BEGIN Records for this task

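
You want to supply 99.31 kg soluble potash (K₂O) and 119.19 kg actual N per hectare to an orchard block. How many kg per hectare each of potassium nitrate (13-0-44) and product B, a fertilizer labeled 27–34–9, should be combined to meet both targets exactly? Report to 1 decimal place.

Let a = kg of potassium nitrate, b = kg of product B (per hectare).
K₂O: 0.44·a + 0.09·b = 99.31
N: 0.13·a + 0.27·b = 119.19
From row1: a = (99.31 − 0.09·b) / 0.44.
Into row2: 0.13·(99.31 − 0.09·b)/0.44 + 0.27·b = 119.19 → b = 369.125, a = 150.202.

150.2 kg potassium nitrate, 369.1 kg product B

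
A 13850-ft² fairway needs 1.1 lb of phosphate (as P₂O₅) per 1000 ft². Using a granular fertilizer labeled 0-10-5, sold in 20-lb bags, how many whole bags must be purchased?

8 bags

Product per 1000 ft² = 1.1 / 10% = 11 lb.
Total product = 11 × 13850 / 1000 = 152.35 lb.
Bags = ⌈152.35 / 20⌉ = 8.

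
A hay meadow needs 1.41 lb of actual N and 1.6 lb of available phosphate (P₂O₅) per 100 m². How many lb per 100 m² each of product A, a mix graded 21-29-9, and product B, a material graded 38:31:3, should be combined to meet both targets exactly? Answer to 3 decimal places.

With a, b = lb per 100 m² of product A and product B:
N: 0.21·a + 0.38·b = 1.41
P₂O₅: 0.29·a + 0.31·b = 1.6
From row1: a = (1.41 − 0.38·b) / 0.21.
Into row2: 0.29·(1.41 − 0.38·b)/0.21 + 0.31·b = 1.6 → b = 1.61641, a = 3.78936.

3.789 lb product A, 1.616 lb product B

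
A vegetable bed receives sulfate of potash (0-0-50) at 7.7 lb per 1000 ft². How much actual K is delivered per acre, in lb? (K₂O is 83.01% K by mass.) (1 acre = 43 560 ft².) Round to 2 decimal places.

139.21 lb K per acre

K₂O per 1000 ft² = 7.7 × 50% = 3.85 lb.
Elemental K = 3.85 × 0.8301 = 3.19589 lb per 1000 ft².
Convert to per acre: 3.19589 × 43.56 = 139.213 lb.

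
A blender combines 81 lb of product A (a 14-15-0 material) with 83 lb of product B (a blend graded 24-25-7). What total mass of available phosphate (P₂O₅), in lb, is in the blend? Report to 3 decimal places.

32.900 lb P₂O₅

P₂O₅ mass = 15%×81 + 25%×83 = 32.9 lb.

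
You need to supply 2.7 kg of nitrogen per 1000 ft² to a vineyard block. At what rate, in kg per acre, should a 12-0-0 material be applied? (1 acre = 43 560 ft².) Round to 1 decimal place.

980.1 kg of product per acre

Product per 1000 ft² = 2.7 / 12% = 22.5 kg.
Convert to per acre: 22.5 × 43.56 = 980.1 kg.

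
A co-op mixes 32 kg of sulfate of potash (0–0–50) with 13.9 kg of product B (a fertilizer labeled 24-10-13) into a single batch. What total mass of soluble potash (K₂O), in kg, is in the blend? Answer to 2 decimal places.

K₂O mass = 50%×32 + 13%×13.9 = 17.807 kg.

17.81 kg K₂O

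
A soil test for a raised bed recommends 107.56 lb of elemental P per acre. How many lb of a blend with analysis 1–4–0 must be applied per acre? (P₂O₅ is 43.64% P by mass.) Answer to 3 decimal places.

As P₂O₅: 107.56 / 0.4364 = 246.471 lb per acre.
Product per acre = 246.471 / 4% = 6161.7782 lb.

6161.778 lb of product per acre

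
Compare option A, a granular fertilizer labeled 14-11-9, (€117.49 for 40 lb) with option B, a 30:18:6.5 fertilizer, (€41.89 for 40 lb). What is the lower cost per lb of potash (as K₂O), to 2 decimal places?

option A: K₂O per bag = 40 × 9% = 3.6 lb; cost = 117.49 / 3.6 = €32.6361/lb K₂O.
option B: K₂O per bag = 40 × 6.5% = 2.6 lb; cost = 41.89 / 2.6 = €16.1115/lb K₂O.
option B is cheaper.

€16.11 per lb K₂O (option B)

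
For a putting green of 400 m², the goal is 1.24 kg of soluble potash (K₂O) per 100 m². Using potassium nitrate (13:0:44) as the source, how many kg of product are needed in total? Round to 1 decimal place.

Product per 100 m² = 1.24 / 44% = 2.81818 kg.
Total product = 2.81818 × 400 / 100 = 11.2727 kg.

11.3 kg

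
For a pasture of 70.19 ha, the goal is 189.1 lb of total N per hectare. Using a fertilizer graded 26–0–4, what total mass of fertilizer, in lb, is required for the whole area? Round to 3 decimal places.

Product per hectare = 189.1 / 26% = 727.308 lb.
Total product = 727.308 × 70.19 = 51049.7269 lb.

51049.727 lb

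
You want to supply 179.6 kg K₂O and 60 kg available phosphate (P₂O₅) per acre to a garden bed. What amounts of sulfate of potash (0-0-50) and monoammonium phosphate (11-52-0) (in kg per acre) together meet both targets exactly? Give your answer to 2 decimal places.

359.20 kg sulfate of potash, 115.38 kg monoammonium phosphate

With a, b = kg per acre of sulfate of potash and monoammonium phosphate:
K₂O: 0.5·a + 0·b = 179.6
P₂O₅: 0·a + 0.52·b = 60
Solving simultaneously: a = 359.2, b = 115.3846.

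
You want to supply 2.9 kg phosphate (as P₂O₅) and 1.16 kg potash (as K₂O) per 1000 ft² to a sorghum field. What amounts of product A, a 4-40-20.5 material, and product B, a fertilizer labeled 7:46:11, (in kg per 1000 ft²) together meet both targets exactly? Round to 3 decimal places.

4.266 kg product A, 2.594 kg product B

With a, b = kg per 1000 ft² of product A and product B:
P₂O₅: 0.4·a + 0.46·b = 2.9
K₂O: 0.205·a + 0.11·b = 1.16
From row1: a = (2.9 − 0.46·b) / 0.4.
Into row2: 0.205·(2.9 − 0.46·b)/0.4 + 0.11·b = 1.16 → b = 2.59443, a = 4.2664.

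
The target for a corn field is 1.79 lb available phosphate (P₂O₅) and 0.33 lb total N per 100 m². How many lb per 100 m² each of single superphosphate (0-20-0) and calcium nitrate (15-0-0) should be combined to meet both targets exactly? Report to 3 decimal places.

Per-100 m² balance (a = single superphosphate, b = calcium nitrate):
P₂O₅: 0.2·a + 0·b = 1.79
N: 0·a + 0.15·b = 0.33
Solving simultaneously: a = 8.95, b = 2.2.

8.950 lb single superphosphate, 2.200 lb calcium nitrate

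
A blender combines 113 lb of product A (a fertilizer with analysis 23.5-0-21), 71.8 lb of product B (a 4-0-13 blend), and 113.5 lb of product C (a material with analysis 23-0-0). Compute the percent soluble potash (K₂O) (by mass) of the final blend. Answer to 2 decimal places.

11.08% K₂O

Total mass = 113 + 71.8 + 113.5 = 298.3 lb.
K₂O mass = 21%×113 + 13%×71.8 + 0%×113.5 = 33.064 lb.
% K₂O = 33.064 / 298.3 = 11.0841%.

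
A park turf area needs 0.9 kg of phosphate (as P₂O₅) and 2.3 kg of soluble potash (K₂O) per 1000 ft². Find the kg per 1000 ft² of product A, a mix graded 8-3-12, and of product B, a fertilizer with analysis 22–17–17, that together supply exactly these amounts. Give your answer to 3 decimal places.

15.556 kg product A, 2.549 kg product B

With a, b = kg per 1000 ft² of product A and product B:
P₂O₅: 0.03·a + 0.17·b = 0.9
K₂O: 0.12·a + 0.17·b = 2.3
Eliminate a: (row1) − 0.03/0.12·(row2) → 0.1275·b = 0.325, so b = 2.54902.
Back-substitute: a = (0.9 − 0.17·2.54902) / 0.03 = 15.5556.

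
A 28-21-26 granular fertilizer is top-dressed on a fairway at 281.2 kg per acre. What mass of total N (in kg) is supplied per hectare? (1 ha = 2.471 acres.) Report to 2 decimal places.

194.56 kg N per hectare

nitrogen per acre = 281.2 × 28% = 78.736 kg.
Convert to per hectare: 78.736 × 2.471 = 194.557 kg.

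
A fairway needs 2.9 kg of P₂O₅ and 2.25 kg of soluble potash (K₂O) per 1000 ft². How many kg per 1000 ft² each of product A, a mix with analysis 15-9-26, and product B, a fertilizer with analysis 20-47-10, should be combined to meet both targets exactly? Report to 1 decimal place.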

END Records for this task

About this task >> Nothing but the lines from the one that contains "A 28-21-26 granular" through the last line of the entries should appear in your reply, each repeated exactly.

Task answer >>
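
A 28-21-26 granular fertilizer is top-dressed on a fairway at 281.2 kg per acre. What mass of total N (in kg) is supplied per hectare? (1 ha = 2.471 acres.) Report to 2 decimal places.

194.56 kg N per hectare

nitrogen per acre = 281.2 × 28% = 78.736 kg.
Convert to per hectare: 78.736 × 2.471 = 194.557 kg.

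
A fairway needs 2.9 kg of P₂O₅ and 2.25 kg of soluble potash (K₂O) per 1000 ft². How many kg per 1000 ft² each of product A, a mix with analysis 15-9-26, and product B, a fertilizer with analysis 20-47-10, should be combined to meet both targets exactly? Report to 1 decimal place.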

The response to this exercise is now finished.